(Available records begins)

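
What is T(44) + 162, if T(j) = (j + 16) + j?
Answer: 266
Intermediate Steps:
T(j) = 16 + 2*j (T(j) = (16 + j) + j = 16 + 2*j)
T(44) + 162 = (16 + 2*44) + 162 = (16 + 88) + 162 = 104 + 162 = 266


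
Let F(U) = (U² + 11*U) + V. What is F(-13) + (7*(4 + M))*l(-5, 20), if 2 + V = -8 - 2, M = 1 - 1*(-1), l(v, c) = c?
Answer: 854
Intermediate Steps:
M = 2 (M = 1 + 1 = 2)
V = -12 (V = -2 + (-8 - 2) = -2 - 10 = -12)
F(U) = -12 + U² + 11*U (F(U) = (U² + 11*U) - 12 = -12 + U² + 11*U)
F(-13) + (7*(4 + M))*l(-5, 20) = (-12 + (-13)² + 11*(-13)) + (7*(4 + 2))*20 = (-12 + 169 - 143) + (7*6)*20 = 14 + 42*20 = 14 + 840 = 854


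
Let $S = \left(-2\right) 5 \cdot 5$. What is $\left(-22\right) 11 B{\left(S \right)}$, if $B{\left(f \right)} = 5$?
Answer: $-1210$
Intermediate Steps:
$S = -50$ ($S = \left(-10\right) 5 = -50$)
$\left(-22\right) 11 B{\left(S \right)} = \left(-22\right) 11 \cdot 5 = \left(-242\right) 5 = -1210$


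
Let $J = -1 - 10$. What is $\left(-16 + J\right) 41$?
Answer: $-1107$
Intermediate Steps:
$J = -11$
$\left(-16 + J\right) 41 = \left(-16 - 11\right) 41 = \left(-27\right) 41 = -1107$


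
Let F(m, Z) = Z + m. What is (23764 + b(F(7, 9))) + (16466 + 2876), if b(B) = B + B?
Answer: 43138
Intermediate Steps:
b(B) = 2*B
(23764 + b(F(7, 9))) + (16466 + 2876) = (23764 + 2*(9 + 7)) + (16466 + 2876) = (23764 + 2*16) + 19342 = (23764 + 32) + 19342 = 23796 + 19342 = 43138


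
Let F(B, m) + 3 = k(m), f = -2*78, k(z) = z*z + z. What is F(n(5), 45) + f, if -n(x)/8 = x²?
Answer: 1911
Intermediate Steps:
k(z) = z + z² (k(z) = z² + z = z + z²)
n(x) = -8*x²
f = -156
F(B, m) = -3 + m*(1 + m)
F(n(5), 45) + f = (-3 + 45*(1 + 45)) - 156 = (-3 + 45*46) - 156 = (-3 + 2070) - 156 = 2067 - 156 = 1911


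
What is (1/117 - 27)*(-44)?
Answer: 138952/117 ≈ 1187.6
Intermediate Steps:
(1/117 - 27)*(-44) = -3158/117*(-44) = 138952/117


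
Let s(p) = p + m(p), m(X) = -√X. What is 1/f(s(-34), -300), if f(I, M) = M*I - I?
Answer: 1/10535 - I*√34/358190 ≈ 9.4922e-5 - 1.6279e-5*I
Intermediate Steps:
s(p) = p - √p
f(I, M) = -I + I*M (f(I, M) = I*M - I = -I + I*M)
1/f(s(-34), -300) = 1/((-34 - √(-34))*(-1 - 300)) = 1/((-34 - I*√34)*(-301)) = 1/(10234 + 301*I*√34)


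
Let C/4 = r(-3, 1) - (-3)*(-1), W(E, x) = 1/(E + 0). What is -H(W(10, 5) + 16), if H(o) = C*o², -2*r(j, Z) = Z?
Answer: 181447/50 ≈ 3628.9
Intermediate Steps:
r(j, Z) = -Z/2
W(E, x) = 1/E
C = -14 (C = 4*(-½*1 - (-3)*(-1)) = 4*(-½ - 1*3) = 4*(-½ - 3) = 4*(-7/2) = -14)
H(o) = -14*o²
-H(W(10, 5) + 16) = -(-14)*(1/10 + 16)² = -(-14)*(⅒ + 16)² = -(-14)*(161/10)² = -(-14)*25921/100 = -1*(-181447/50) = 181447/50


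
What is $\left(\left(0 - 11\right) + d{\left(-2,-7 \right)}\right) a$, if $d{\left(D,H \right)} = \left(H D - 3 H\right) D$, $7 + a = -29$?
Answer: $2916$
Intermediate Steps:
$a = -36$ ($a = -7 - 29 = -36$)
$d{\left(D,H \right)} = D \left(- 3 H + D H\right)$ ($d{\left(D,H \right)} = \left(D H - 3 H\right) D = \left(- 3 H + D H\right) D = D \left(- 3 H + D H\right)$)
$\left(\left(0 - 11\right) + d{\left(-2,-7 \right)}\right) a = \left(\left(0 - 11\right) - - 14 \left(-3 - 2\right)\right) \left(-36\right) = \left(-11 - \left(-14\right) \left(-5\right)\right) \left(-36\right) = \left(-11 - 70\right) \left(-36\right) = \left(-81\right) \left(-36\right) = 2916$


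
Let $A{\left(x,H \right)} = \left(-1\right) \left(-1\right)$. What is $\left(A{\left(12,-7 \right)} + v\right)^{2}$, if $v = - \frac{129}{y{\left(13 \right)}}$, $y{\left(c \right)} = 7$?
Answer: $\frac{14884}{49} \approx 303.75$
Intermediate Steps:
$A{\left(x,H \right)} = 1$
$v = - \frac{129}{7} \approx -18.429$
$\left(A{\left(12,-7 \right)} + v\right)^{2} = \left(1 - \frac{129}{7}\right)^{2} = \left(- \frac{122}{7}\right)^{2} = \frac{14884}{49}$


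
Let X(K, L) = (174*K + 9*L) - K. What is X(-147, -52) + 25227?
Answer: -672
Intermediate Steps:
X(K, L) = 9*L + 173*K (X(K, L) = (9*L + 174*K) - K = 9*L + 173*K)
X(-147, -52) + 25227 = (9*(-52) + 173*(-147)) + 25227 = (-468 - 25431) + 25227 = -25899 + 25227 = -672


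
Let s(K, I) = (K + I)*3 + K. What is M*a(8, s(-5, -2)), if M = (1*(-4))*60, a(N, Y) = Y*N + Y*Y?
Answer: -112320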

(Available records ends)

Task: Restate every line of the data word for word.

Finished exercise:
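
What is T(44) + 162, if T(j) = (j + 16) + j?
Answer: 266
Intermediate Steps:
T(j) = 16 + 2*j (T(j) = (16 + j) + j = 16 + 2*j)
T(44) + 162 = (16 + 2*44) + 162 = (16 + 88) + 162 = 104 + 162 = 266


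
Let F(U) = (U² + 11*U) + V. What is F(-13) + (7*(4 + M))*l(-5, 20), if 2 + V = -8 - 2, M = 1 - 1*(-1), l(v, c) = c?
Answer: 854
Intermediate Steps:
M = 2 (M = 1 + 1 = 2)
V = -12 (V = -2 + (-8 - 2) = -2 - 10 = -12)
F(U) = -12 + U² + 11*U (F(U) = (U² + 11*U) - 12 = -12 + U² + 11*U)
F(-13) + (7*(4 + M))*l(-5, 20) = (-12 + (-13)² + 11*(-13)) + (7*(4 + 2))*20 = (-12 + 169 - 143) + (7*6)*20 = 14 + 42*20 = 14 + 840 = 854


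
Let $S = \left(-2\right) 5 \cdot 5$. What is $\left(-22\right) 11 B{\left(S \right)}$, if $B{\left(f \right)} = 5$?
Answer: $-1210$
Intermediate Steps:
$S = -50$ ($S = \left(-10\right) 5 = -50$)
$\left(-22\right) 11 B{\left(S \right)} = \left(-22\right) 11 \cdot 5 = \left(-242\right) 5 = -1210$


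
Let $J = -1 - 10$. What is $\left(-16 + J\right) 41$?
Answer: $-1107$
Intermediate Steps:
$J = -11$
$\left(-16 + J\right) 41 = \left(-16 - 11\right) 41 = \left(-27\right) 41 = -1107$


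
Let F(m, Z) = Z + m. What is (23764 + b(F(7, 9))) + (16466 + 2876), if b(B) = B + B?
Answer: 43138
Intermediate Steps:
b(B) = 2*B
(23764 + b(F(7, 9))) + (16466 + 2876) = (23764 + 2*(9 + 7)) + (16466 + 2876) = (23764 + 2*16) + 19342 = (23764 + 32) + 19342 = 23796 + 19342 = 43138


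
Let F(B, m) + 3 = k(m), f = -2*78, k(z) = z*z + z. What is F(n(5), 45) + f, if -n(x)/8 = x²?
Answer: 1911
Intermediate Steps:
k(z) = z + z² (k(z) = z² + z = z + z²)
n(x) = -8*x²
f = -156
F(B, m) = -3 + m*(1 + m)
F(n(5), 45) + f = (-3 + 45*(1 + 45)) - 156 = (-3 + 45*46) - 156 = (-3 + 2070) - 156 = 2067 - 156 = 1911


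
What is (1/117 - 27)*(-44)?
Answer: 138952/117 ≈ 1187.6
Intermediate Steps:
(1/117 - 27)*(-44) = -3158/117*(-44) = 138952/117


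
Let s(p) = p + m(p), m(X) = -√X. What is 1/f(s(-34), -300), if f(I, M) = M*I - I?
Answer: 1/10535 - I*√34/358190 ≈ 9.4922e-5 - 1.6279e-5*I
Intermediate Steps:
s(p) = p - √p
f(I, M) = -I + I*M (f(I, M) = I*M - I = -I + I*M)
1/f(s(-34), -300) = 1/((-34 - √(-34))*(-1 - 300)) = 1/((-34 - I*√34)*(-301)) = 1/(10234 + 301*I*√34)


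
Let C/4 = r(-3, 1) - (-3)*(-1), W(E, x) = 1/(E + 0). What is -H(W(10, 5) + 16), if H(o) = C*o², -2*r(j, Z) = Z?
Answer: 181447/50 ≈ 3628.9
Intermediate Steps:
r(j, Z) = -Z/2
W(E, x) = 1/E
C = -14 (C = 4*(-½*1 - (-3)*(-1)) = 4*(-½ - 1*3) = 4*(-½ - 3) = 4*(-7/2) = -14)
H(o) = -14*o²
-H(W(10, 5) + 16) = -(-14)*(1/10 + 16)² = -(-14)*(⅒ + 16)² = -(-14)*(161/10)² = -(-14)*25921/100 = -1*(-181447/50) = 181447/50


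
What is $\left(\left(0 - 11\right) + d{\left(-2,-7 \right)}\right) a$, if $d{\left(D,H \right)} = \left(H D - 3 H\right) D$, $7 + a = -29$?
Answer: $2916$
Intermediate Steps:
$a = -36$ ($a = -7 - 29 = -36$)
$d{\left(D,H \right)} = D \left(- 3 H + D H\right)$ ($d{\left(D,H \right)} = \left(D H - 3 H\right) D = \left(- 3 H + D H\right) D = D \left(- 3 H + D H\right)$)
$\left(\left(0 - 11\right) + d{\left(-2,-7 \right)}\right) a = \left(\left(0 - 11\right) - - 14 \left(-3 - 2\right)\right) \left(-36\right) = \left(-11 - \left(-14\right) \left(-5\right)\right) \left(-36\right) = \left(-11 - 70\right) \left(-36\right) = \left(-81\right) \left(-36\right) = 2916$


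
Let $A{\left(x,H \right)} = \left(-1\right) \left(-1\right)$. What is $\left(A{\left(12,-7 \right)} + v\right)^{2}$, if $v = - \frac{129}{y{\left(13 \right)}}$, $y{\left(c \right)} = 7$?
Answer: $\frac{14884}{49} \approx 303.75$
Intermediate Steps:
$A{\left(x,H \right)} = 1$
$v = - \frac{129}{7} \approx -18.429$
$\left(A{\left(12,-7 \right)} + v\right)^{2} = \left(1 - \frac{129}{7}\right)^{2} = \left(- \frac{122}{7}\right)^{2} = \frac{14884}{49}$


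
Let X(K, L) = (174*K + 9*L) - K. What is X(-147, -52) + 25227?
Answer: -672
Intermediate Steps:
X(K, L) = 9*L + 173*K (X(K, L) = (9*L + 174*K) - K = 9*L + 173*K)
X(-147, -52) + 25227 = (9*(-52) + 173*(-147)) + 25227 = (-468 - 25431) + 25227 = -25899 + 25227 = -672


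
Let s(K, I) = (K + I)*3 + K. What is M*a(8, s(-5, -2)), if M = (1*(-4))*60, a(N, Y) = Y*N + Y*Y?
Answer: -112320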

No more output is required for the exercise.